Records from a collection
━━━━━━━━━━━━━━━━━━━━

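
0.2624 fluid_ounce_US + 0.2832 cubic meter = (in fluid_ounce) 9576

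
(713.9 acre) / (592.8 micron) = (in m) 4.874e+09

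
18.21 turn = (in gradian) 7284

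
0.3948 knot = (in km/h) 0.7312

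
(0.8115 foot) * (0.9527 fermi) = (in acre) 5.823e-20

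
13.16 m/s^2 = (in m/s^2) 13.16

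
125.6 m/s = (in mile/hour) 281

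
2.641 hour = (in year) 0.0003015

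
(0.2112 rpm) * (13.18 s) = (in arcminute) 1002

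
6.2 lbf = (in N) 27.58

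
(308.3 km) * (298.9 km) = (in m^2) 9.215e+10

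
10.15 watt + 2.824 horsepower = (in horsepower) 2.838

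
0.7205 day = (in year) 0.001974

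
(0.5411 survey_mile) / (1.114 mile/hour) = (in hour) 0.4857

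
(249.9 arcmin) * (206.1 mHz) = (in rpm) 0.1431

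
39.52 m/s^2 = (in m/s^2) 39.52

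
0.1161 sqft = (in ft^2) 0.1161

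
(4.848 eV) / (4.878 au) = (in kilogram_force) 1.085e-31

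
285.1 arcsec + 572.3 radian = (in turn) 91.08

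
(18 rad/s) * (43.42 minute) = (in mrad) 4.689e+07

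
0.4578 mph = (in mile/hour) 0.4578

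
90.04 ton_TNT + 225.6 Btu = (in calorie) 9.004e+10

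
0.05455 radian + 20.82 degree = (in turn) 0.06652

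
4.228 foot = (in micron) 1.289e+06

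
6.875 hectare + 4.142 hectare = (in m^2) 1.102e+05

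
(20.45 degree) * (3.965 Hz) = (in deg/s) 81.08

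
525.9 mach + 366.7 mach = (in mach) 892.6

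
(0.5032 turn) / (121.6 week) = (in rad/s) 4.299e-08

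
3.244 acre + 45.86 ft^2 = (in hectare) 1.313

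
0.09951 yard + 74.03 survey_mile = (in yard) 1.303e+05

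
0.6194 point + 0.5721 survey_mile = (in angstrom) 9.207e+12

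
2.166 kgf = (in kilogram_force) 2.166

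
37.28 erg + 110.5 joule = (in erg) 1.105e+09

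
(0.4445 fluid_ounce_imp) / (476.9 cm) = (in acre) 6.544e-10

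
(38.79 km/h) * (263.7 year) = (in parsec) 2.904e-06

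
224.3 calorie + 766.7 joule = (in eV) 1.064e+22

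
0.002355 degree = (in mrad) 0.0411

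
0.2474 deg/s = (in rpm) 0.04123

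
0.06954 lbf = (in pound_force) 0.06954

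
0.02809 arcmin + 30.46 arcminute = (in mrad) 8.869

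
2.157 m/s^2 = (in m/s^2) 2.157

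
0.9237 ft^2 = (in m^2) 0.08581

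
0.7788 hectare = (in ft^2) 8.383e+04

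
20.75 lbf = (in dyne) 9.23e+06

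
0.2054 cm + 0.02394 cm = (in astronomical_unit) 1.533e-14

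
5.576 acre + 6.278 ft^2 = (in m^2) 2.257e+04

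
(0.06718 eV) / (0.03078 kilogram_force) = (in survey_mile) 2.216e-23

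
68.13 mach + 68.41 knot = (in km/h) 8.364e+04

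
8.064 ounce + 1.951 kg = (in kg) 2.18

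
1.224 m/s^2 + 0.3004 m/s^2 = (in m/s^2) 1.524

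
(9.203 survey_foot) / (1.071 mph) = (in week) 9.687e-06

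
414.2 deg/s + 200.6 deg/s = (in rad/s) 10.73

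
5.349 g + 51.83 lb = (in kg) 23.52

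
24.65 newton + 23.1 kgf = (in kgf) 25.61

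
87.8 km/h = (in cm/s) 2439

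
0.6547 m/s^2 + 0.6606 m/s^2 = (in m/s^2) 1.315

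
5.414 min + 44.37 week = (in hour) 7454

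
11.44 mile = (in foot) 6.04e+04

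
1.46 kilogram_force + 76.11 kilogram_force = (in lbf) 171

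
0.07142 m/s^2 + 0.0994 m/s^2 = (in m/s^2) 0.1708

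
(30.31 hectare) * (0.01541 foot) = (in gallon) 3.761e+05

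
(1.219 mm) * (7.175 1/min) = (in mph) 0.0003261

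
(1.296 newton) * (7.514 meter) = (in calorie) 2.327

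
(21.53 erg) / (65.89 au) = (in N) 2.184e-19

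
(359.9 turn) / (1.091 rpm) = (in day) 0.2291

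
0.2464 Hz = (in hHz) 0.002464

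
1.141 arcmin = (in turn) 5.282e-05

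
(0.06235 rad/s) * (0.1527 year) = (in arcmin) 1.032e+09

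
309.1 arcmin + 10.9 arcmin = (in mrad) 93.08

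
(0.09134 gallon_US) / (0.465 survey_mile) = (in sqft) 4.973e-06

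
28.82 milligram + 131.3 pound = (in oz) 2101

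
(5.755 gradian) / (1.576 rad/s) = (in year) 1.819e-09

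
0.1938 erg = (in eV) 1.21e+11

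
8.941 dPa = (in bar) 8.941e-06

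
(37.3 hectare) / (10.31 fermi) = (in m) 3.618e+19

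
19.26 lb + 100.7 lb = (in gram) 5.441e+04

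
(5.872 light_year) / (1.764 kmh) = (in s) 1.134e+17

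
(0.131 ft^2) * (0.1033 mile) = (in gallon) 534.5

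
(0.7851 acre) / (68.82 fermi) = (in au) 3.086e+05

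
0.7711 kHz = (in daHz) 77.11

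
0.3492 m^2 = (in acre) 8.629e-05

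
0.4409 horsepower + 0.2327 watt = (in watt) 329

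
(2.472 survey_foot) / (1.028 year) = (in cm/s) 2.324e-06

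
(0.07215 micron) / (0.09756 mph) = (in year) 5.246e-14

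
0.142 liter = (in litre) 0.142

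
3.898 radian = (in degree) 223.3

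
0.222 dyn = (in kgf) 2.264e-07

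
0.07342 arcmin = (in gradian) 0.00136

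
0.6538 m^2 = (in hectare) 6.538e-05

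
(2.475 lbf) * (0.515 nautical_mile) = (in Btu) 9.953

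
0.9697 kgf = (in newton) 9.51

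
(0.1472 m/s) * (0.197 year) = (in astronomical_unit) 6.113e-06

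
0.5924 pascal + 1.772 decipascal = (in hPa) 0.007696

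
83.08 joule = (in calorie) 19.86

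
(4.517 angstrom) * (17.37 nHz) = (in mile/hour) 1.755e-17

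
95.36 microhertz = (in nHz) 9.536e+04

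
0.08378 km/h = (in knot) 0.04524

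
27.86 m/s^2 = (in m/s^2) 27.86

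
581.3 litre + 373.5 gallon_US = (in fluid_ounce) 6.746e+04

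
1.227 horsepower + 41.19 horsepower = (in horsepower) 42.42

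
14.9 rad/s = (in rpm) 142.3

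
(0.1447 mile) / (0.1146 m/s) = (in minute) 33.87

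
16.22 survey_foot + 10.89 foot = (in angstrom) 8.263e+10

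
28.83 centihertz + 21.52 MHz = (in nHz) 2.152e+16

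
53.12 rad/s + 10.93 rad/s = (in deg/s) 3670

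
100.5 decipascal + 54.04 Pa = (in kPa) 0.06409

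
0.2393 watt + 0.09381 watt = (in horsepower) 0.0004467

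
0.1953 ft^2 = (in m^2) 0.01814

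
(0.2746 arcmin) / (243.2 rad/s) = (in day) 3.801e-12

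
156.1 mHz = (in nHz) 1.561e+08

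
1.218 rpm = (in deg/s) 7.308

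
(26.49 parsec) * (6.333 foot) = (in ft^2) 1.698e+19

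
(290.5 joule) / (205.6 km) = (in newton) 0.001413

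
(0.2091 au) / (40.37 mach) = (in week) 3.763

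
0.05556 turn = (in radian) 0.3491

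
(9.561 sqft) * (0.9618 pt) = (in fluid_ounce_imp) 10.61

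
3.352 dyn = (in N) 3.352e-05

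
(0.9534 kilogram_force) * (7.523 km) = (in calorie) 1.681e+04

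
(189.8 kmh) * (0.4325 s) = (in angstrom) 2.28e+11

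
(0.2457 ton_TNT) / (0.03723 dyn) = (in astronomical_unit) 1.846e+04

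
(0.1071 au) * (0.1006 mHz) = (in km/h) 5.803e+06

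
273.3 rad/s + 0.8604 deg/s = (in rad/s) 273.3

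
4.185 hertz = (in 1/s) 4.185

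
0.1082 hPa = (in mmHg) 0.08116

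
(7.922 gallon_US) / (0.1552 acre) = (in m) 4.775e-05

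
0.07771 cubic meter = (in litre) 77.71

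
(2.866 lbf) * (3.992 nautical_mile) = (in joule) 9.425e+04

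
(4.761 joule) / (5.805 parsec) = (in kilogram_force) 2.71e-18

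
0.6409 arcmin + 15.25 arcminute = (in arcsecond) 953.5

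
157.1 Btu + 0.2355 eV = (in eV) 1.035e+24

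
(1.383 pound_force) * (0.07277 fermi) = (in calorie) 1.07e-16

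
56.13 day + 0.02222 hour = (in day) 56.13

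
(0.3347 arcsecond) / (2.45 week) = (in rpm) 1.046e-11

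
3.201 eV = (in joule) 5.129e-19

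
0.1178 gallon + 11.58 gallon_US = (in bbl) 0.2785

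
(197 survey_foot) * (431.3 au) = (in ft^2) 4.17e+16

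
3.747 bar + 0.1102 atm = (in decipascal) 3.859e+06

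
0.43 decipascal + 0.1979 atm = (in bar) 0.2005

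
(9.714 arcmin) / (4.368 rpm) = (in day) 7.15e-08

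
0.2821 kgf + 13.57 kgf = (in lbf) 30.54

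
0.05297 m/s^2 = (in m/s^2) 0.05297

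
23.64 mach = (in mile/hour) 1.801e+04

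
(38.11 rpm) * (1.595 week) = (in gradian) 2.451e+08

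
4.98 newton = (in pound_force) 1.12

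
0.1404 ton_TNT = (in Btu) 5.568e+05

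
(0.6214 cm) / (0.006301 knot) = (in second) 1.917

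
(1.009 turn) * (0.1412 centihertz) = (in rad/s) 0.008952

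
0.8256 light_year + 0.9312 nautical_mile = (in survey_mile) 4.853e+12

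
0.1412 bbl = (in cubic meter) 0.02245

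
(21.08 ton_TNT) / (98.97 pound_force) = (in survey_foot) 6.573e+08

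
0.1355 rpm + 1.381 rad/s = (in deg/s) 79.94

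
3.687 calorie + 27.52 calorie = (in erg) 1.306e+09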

━━━━━━━━━━━━━━━━━━━━

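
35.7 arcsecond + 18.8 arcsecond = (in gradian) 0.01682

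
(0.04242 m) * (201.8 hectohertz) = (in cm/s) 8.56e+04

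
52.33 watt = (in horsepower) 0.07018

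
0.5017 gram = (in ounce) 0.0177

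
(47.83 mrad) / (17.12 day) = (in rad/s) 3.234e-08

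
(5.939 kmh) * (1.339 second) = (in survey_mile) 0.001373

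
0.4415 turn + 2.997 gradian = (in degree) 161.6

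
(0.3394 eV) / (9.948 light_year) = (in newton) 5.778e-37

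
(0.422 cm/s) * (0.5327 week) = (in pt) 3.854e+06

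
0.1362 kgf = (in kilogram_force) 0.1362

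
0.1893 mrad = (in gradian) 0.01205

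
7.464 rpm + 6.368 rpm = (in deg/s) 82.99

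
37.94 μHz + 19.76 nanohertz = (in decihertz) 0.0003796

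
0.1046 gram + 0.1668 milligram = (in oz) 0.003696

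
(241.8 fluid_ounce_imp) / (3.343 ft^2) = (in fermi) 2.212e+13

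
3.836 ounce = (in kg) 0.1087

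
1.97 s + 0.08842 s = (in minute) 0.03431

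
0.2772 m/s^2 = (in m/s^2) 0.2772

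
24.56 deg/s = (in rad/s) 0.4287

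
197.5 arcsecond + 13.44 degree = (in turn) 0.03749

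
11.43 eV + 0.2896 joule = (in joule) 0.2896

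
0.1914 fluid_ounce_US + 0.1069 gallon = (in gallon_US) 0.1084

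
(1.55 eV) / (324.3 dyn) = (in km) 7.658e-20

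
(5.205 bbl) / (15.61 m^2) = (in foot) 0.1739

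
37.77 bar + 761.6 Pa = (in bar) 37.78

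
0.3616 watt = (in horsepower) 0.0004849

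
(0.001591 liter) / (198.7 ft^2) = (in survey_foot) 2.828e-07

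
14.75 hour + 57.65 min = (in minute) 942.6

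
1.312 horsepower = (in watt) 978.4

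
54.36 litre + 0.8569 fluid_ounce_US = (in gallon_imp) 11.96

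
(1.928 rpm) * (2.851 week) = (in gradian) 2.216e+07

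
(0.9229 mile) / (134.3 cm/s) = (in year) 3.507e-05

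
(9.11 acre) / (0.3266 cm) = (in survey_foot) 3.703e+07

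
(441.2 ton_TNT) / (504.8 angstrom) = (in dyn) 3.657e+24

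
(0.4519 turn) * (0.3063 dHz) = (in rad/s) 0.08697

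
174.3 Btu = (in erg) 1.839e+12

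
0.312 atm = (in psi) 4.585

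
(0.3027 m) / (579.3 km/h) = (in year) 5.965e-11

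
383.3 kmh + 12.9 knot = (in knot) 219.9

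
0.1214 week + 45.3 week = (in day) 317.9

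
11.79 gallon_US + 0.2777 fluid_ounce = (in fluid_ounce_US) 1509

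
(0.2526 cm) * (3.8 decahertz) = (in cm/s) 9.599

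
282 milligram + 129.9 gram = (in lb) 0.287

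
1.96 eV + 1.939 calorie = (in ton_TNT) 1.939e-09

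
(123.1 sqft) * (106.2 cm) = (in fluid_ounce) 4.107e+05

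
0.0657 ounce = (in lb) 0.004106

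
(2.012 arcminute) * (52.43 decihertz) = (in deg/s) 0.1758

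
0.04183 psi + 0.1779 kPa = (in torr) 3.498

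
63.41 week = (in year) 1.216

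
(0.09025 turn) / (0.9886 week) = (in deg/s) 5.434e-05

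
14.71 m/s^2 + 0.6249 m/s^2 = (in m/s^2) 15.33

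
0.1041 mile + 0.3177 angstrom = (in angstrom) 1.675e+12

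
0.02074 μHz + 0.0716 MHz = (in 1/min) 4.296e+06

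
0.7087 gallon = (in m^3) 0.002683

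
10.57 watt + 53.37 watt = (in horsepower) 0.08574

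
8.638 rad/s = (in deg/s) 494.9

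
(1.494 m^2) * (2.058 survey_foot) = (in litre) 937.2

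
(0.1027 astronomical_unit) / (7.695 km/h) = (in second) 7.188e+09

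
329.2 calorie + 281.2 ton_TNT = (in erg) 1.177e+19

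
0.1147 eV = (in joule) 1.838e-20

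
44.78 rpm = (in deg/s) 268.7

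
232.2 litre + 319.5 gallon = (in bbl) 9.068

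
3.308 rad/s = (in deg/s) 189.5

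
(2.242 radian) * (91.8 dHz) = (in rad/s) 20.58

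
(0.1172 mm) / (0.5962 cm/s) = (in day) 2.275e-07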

━━━━━━━━━━━━━━━━━━━━

◆ What you are asked to do
The answer must be every line of the records that holds the string "centihertz".

◆ Solution to this problem
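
28.83 centihertz + 21.52 MHz = (in nHz) 2.152e+16
(1.009 turn) * (0.1412 centihertz) = (in rad/s) 0.008952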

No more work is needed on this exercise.